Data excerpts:

########################################

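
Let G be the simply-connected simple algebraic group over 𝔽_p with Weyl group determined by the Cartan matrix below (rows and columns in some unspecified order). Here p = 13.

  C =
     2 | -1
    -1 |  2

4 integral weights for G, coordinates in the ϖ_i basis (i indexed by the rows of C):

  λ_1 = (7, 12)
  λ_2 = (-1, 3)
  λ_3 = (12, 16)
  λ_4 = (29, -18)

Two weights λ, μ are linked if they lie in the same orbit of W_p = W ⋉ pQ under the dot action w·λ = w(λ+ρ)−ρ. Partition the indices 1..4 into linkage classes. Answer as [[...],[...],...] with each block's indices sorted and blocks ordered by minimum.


C ↔ A_2 under row/col permutation; |W(A_2)| = 6.

Ā_13 reps of the 4 weights (A_2, coords as presented):

  [1] (0, 5)
  [2] (0, 4)
  [3] (0, 4)
  [4] (0, 4)

Partition of {1..4} into 2 W_13-dot-orbits:

[[1], [2, 3, 4]]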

########################################

▶ Work to complete: Could you copy exactly the lines from the first line of the records above through the line containing "λ_3 = (12, 16)", both included, and nothing else?

▶ The completed task:
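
Let G be the simply-connected simple algebraic group over 𝔽_p with Weyl group determined by the Cartan matrix below (rows and columns in some unspecified order). Here p = 13.

  C =
     2 | -1
    -1 |  2

4 integral weights for G, coordinates in the ϖ_i basis (i indexed by the rows of C):

  λ_1 = (7, 12)
  λ_2 = (-1, 3)
  λ_3 = (12, 16)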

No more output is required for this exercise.